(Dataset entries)
--*--
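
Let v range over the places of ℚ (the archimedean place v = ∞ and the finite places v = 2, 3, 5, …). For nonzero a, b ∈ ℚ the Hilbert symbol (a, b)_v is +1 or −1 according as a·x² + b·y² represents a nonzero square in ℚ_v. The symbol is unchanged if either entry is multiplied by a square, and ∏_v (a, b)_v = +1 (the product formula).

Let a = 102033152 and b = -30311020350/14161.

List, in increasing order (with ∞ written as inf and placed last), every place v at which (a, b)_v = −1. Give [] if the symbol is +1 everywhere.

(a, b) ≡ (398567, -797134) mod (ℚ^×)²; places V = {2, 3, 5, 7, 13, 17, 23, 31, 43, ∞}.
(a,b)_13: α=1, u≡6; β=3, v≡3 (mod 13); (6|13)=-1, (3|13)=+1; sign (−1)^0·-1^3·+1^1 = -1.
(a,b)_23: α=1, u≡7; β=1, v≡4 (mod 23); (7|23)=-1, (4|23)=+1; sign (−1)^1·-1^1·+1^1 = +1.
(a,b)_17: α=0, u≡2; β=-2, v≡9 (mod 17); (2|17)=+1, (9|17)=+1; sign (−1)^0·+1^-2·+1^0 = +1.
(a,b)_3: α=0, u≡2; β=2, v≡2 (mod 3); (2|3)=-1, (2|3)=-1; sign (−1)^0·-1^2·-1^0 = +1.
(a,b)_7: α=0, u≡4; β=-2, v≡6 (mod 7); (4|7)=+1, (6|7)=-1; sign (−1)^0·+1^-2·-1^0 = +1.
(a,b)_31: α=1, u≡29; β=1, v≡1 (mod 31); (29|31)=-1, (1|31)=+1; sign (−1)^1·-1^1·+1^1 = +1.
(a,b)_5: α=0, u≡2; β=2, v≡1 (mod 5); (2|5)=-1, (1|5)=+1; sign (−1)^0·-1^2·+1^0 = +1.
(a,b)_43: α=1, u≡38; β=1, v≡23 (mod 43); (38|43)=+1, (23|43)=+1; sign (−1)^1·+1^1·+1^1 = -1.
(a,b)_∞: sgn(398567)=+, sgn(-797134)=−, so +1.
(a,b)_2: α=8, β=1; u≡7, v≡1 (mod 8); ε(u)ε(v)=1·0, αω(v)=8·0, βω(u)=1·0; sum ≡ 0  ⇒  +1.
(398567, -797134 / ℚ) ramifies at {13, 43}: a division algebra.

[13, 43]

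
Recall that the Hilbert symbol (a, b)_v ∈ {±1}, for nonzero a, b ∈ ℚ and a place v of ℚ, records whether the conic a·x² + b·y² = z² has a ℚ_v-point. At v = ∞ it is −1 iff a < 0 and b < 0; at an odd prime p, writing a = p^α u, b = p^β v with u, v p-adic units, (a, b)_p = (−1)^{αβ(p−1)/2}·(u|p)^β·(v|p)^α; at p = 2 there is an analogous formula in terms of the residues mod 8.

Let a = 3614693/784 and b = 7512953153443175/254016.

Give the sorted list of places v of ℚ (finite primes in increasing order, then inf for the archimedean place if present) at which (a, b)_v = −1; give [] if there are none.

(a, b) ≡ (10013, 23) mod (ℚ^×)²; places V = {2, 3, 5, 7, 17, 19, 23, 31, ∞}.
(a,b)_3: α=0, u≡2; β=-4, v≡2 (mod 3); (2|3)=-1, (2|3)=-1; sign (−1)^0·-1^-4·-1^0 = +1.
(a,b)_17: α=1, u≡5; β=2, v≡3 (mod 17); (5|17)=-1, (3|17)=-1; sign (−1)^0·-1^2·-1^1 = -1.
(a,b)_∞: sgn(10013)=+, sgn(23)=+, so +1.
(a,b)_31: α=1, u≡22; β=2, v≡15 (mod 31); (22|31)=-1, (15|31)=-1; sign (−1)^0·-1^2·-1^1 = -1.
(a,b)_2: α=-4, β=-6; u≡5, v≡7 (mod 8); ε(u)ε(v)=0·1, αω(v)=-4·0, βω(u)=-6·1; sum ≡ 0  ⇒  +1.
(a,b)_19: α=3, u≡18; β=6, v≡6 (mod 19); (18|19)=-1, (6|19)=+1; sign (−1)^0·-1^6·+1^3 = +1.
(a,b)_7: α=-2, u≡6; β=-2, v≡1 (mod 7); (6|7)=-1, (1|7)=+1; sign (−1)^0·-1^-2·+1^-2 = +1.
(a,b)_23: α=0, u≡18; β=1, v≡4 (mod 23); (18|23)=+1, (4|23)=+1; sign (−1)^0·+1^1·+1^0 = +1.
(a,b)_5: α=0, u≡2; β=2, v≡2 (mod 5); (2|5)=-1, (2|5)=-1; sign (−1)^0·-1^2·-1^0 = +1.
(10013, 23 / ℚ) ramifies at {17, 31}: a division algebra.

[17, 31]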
--*--
Requirement
What is needed is each line of the data, printed exactly.

Result
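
Let v range over the places of ℚ (the archimedean place v = ∞ and the finite places v = 2, 3, 5, …). For nonzero a, b ∈ ℚ the Hilbert symbol (a, b)_v is +1 or −1 according as a·x² + b·y² represents a nonzero square in ℚ_v. The symbol is unchanged if either entry is multiplied by a square, and ∏_v (a, b)_v = +1 (the product formula).

Let a = 102033152 and b = -30311020350/14161.

List, in increasing order (with ∞ written as inf and placed last), every place v at which (a, b)_v = −1. Give [] if the symbol is +1 everywhere.

(a, b) ≡ (398567, -797134) mod (ℚ^×)²; places V = {2, 3, 5, 7, 13, 17, 23, 31, 43, ∞}.
(a,b)_13: α=1, u≡6; β=3, v≡3 (mod 13); (6|13)=-1, (3|13)=+1; sign (−1)^0·-1^3·+1^1 = -1.
(a,b)_23: α=1, u≡7; β=1, v≡4 (mod 23); (7|23)=-1, (4|23)=+1; sign (−1)^1·-1^1·+1^1 = +1.
(a,b)_17: α=0, u≡2; β=-2, v≡9 (mod 17); (2|17)=+1, (9|17)=+1; sign (−1)^0·+1^-2·+1^0 = +1.
(a,b)_3: α=0, u≡2; β=2, v≡2 (mod 3); (2|3)=-1, (2|3)=-1; sign (−1)^0·-1^2·-1^0 = +1.
(a,b)_7: α=0, u≡4; β=-2, v≡6 (mod 7); (4|7)=+1, (6|7)=-1; sign (−1)^0·+1^-2·-1^0 = +1.
(a,b)_31: α=1, u≡29; β=1, v≡1 (mod 31); (29|31)=-1, (1|31)=+1; sign (−1)^1·-1^1·+1^1 = +1.
(a,b)_5: α=0, u≡2; β=2, v≡1 (mod 5); (2|5)=-1, (1|5)=+1; sign (−1)^0·-1^2·+1^0 = +1.
(a,b)_43: α=1, u≡38; β=1, v≡23 (mod 43); (38|43)=+1, (23|43)=+1; sign (−1)^1·+1^1·+1^1 = -1.
(a,b)_∞: sgn(398567)=+, sgn(-797134)=−, so +1.
(a,b)_2: α=8, β=1; u≡7, v≡1 (mod 8); ε(u)ε(v)=1·0, αω(v)=8·0, βω(u)=1·0; sum ≡ 0  ⇒  +1.
(398567, -797134 / ℚ) ramifies at {13, 43}: a division algebra.

[13, 43]

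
Recall that the Hilbert symbol (a, b)_v ∈ {±1}, for nonzero a, b ∈ ℚ and a place v of ℚ, records whether the conic a·x² + b·y² = z² has a ℚ_v-point. At v = ∞ it is −1 iff a < 0 and b < 0; at an odd prime p, writing a = p^α u, b = p^β v with u, v p-adic units, (a, b)_p = (−1)^{αβ(p−1)/2}·(u|p)^β·(v|p)^α; at p = 2 there is an analogous formula in terms of the residues mod 8.

Let a = 3614693/784 and b = 7512953153443175/254016.

Give the sorted list of places v of ℚ (finite primes in increasing order, then inf for the archimedean place if present) at which (a, b)_v = −1; give [] if there are none.

(a, b) ≡ (10013, 23) mod (ℚ^×)²; places V = {2, 3, 5, 7, 17, 19, 23, 31, ∞}.
(a,b)_3: α=0, u≡2; β=-4, v≡2 (mod 3); (2|3)=-1, (2|3)=-1; sign (−1)^0·-1^-4·-1^0 = +1.
(a,b)_17: α=1, u≡5; β=2, v≡3 (mod 17); (5|17)=-1, (3|17)=-1; sign (−1)^0·-1^2·-1^1 = -1.
(a,b)_∞: sgn(10013)=+, sgn(23)=+, so +1.
(a,b)_31: α=1, u≡22; β=2, v≡15 (mod 31); (22|31)=-1, (15|31)=-1; sign (−1)^0·-1^2·-1^1 = -1.
(a,b)_2: α=-4, β=-6; u≡5, v≡7 (mod 8); ε(u)ε(v)=0·1, αω(v)=-4·0, βω(u)=-6·1; sum ≡ 0  ⇒  +1.
(a,b)_19: α=3, u≡18; β=6, v≡6 (mod 19); (18|19)=-1, (6|19)=+1; sign (−1)^0·-1^6·+1^3 = +1.
(a,b)_7: α=-2, u≡6; β=-2, v≡1 (mod 7); (6|7)=-1, (1|7)=+1; sign (−1)^0·-1^-2·+1^-2 = +1.
(a,b)_23: α=0, u≡18; β=1, v≡4 (mod 23); (18|23)=+1, (4|23)=+1; sign (−1)^0·+1^1·+1^0 = +1.
(a,b)_5: α=0, u≡2; β=2, v≡2 (mod 5); (2|5)=-1, (2|5)=-1; sign (−1)^0·-1^2·-1^0 = +1.
(10013, 23 / ℚ) ramifies at {17, 31}: a division algebra.

[17, 31]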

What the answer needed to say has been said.